Write out all of the data exactly as it appears.

### Stored data
= Beginning of Section =

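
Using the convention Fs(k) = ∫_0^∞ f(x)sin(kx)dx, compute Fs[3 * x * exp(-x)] 6 * k/(k^2 + 1)^2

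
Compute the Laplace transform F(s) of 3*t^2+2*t 2/s^2+6/s^3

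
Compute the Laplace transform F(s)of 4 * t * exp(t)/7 4/(7 * (s - 1)^2)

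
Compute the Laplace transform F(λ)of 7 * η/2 7/(2 * λ^2)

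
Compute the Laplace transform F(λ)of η λ^(-2)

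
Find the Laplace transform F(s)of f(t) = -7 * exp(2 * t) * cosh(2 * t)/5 7 * (2 - s)/(5 * s * (s - 4))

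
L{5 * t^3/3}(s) 10/s^4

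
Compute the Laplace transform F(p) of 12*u 12/p^2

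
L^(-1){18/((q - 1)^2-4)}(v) 9*exp(v)*sinh(2*v)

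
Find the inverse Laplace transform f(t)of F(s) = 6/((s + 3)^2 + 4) 3*exp(-3*t)*sin(2*t)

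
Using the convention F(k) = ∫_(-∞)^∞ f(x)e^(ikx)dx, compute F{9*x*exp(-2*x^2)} 9*sqrt(2)*I*sqrt(pi)*k*exp(-k^2/8)/8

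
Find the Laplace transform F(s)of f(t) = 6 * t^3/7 36/(7 * s^4)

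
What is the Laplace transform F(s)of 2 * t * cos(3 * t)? 2 * (s^2 - 9)/(s^2 + 9)^2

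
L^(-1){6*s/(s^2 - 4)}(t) 6*cosh(2*t)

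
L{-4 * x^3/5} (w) -24/ (5 * w^4)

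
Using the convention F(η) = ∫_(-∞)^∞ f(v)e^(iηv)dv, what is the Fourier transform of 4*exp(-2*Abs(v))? 16/(η^2 + 4)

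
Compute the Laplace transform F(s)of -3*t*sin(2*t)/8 -3*s/(2*(s^2 + 4)^2)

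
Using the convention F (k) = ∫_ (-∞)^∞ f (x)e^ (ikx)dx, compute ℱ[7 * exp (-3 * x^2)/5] 7 * sqrt (3) * sqrt (pi) * exp (-k^2/12)/15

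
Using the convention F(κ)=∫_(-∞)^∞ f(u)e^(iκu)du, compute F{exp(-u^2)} sqrt(pi) * exp(-κ^2/4)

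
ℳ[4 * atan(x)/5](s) -2 * pi * sec(pi * s/2)/(5 * s)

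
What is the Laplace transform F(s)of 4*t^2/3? 8/(3*s^3)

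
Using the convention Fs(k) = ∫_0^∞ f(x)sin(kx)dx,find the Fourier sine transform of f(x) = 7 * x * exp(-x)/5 14 * k/(5 * (k^2 + 1)^2)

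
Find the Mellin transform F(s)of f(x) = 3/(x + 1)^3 3*pi*(s - 2)*(s - 1)/(2*sin(pi*s))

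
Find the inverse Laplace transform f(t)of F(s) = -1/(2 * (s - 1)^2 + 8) -exp(t) * sin(2 * t)/4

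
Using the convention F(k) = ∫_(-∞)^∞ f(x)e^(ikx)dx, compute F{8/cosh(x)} 8*pi/cosh(pi*k/2)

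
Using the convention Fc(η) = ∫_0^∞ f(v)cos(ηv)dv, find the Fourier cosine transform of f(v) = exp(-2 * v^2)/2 sqrt(2) * sqrt(pi) * exp(-η^2/8)/8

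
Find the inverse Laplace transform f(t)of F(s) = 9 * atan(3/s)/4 9 * sin(3 * t)/(4 * t)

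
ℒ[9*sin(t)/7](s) 9/(7*(s^2+1))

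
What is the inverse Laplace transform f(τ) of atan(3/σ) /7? sin(3*τ) /(7*τ) 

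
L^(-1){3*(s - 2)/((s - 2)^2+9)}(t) 3*exp(2*t)*cos(3*t)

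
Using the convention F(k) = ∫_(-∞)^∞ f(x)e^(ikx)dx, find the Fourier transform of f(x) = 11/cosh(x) 11*pi/cosh(pi*k/2)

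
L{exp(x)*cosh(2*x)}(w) (w - 1)/((w - 1)^2-4)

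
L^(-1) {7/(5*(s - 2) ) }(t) 7*exp(2*t) /5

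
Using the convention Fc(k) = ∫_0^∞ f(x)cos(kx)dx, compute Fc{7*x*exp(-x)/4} 7*(1 - k^2)/(4*(k^2 + 1)^2)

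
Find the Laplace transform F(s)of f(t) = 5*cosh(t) 5*s/(s^2 - 1)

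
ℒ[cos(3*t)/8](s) s/(8*(s^2 + 9))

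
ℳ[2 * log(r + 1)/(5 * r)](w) -2 * pi * csc(pi * w)/(5 * w - 5)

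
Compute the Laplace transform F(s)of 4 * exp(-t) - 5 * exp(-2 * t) 4/(s + 1) - 5/(s + 2)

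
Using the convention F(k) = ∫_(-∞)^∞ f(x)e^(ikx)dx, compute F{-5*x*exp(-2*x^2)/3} -5*sqrt(2)*I*sqrt(pi)*k*exp(-k^2/8)/24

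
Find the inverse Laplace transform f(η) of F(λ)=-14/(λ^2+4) -7*sin(2*η)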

= End of Section =

### Final answer
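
Using the convention Fs(k) = ∫_0^∞ f(x)sin(kx)dx, compute Fs[3 * x * exp(-x)] 6 * k/(k^2 + 1)^2

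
Compute the Laplace transform F(s) of 3*t^2+2*t 2/s^2+6/s^3

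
Compute the Laplace transform F(s)of 4 * t * exp(t)/7 4/(7 * (s - 1)^2)

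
Compute the Laplace transform F(λ)of 7 * η/2 7/(2 * λ^2)

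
Compute the Laplace transform F(λ)of η λ^(-2)

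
Find the Laplace transform F(s)of f(t) = -7 * exp(2 * t) * cosh(2 * t)/5 7 * (2 - s)/(5 * s * (s - 4))

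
L{5 * t^3/3}(s) 10/s^4

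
Compute the Laplace transform F(p) of 12*u 12/p^2

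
L^(-1){18/((q - 1)^2-4)}(v) 9*exp(v)*sinh(2*v)

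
Find the inverse Laplace transform f(t)of F(s) = 6/((s + 3)^2 + 4) 3*exp(-3*t)*sin(2*t)

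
Using the convention F(k) = ∫_(-∞)^∞ f(x)e^(ikx)dx, compute F{9*x*exp(-2*x^2)} 9*sqrt(2)*I*sqrt(pi)*k*exp(-k^2/8)/8

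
Find the Laplace transform F(s)of f(t) = 6 * t^3/7 36/(7 * s^4)

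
What is the Laplace transform F(s)of 2 * t * cos(3 * t)? 2 * (s^2 - 9)/(s^2 + 9)^2

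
L^(-1){6*s/(s^2 - 4)}(t) 6*cosh(2*t)

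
L{-4 * x^3/5} (w) -24/ (5 * w^4)

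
Using the convention F(η) = ∫_(-∞)^∞ f(v)e^(iηv)dv, what is the Fourier transform of 4*exp(-2*Abs(v))? 16/(η^2 + 4)

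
Compute the Laplace transform F(s)of -3*t*sin(2*t)/8 -3*s/(2*(s^2 + 4)^2)

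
Using the convention F (k) = ∫_ (-∞)^∞ f (x)e^ (ikx)dx, compute ℱ[7 * exp (-3 * x^2)/5] 7 * sqrt (3) * sqrt (pi) * exp (-k^2/12)/15

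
Using the convention F(κ)=∫_(-∞)^∞ f(u)e^(iκu)du, compute F{exp(-u^2)} sqrt(pi) * exp(-κ^2/4)

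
ℳ[4 * atan(x)/5](s) -2 * pi * sec(pi * s/2)/(5 * s)

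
What is the Laplace transform F(s)of 4*t^2/3? 8/(3*s^3)

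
Using the convention Fs(k) = ∫_0^∞ f(x)sin(kx)dx,find the Fourier sine transform of f(x) = 7 * x * exp(-x)/5 14 * k/(5 * (k^2 + 1)^2)

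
Find the Mellin transform F(s)of f(x) = 3/(x + 1)^3 3*pi*(s - 2)*(s - 1)/(2*sin(pi*s))

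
Find the inverse Laplace transform f(t)of F(s) = -1/(2 * (s - 1)^2 + 8) -exp(t) * sin(2 * t)/4

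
Using the convention F(k) = ∫_(-∞)^∞ f(x)e^(ikx)dx, compute F{8/cosh(x)} 8*pi/cosh(pi*k/2)

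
Using the convention Fc(η) = ∫_0^∞ f(v)cos(ηv)dv, find the Fourier cosine transform of f(v) = exp(-2 * v^2)/2 sqrt(2) * sqrt(pi) * exp(-η^2/8)/8

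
Find the inverse Laplace transform f(t)of F(s) = 9 * atan(3/s)/4 9 * sin(3 * t)/(4 * t)

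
ℒ[9*sin(t)/7](s) 9/(7*(s^2+1))

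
What is the inverse Laplace transform f(τ) of atan(3/σ) /7? sin(3*τ) /(7*τ) 

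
L^(-1){3*(s - 2)/((s - 2)^2+9)}(t) 3*exp(2*t)*cos(3*t)

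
Using the convention F(k) = ∫_(-∞)^∞ f(x)e^(ikx)dx, find the Fourier transform of f(x) = 11/cosh(x) 11*pi/cosh(pi*k/2)

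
L{exp(x)*cosh(2*x)}(w) (w - 1)/((w - 1)^2-4)

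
L^(-1) {7/(5*(s - 2) ) }(t) 7*exp(2*t) /5

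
Using the convention Fc(k) = ∫_0^∞ f(x)cos(kx)dx, compute Fc{7*x*exp(-x)/4} 7*(1 - k^2)/(4*(k^2 + 1)^2)

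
Find the Laplace transform F(s)of f(t) = 5*cosh(t) 5*s/(s^2 - 1)

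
ℒ[cos(3*t)/8](s) s/(8*(s^2 + 9))

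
ℳ[2 * log(r + 1)/(5 * r)](w) -2 * pi * csc(pi * w)/(5 * w - 5)

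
Compute the Laplace transform F(s)of 4 * exp(-t) - 5 * exp(-2 * t) 4/(s + 1) - 5/(s + 2)

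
Using the convention F(k) = ∫_(-∞)^∞ f(x)e^(ikx)dx, compute F{-5*x*exp(-2*x^2)/3} -5*sqrt(2)*I*sqrt(pi)*k*exp(-k^2/8)/24

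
Find the inverse Laplace transform f(η) of F(λ)=-14/(λ^2+4) -7*sin(2*η)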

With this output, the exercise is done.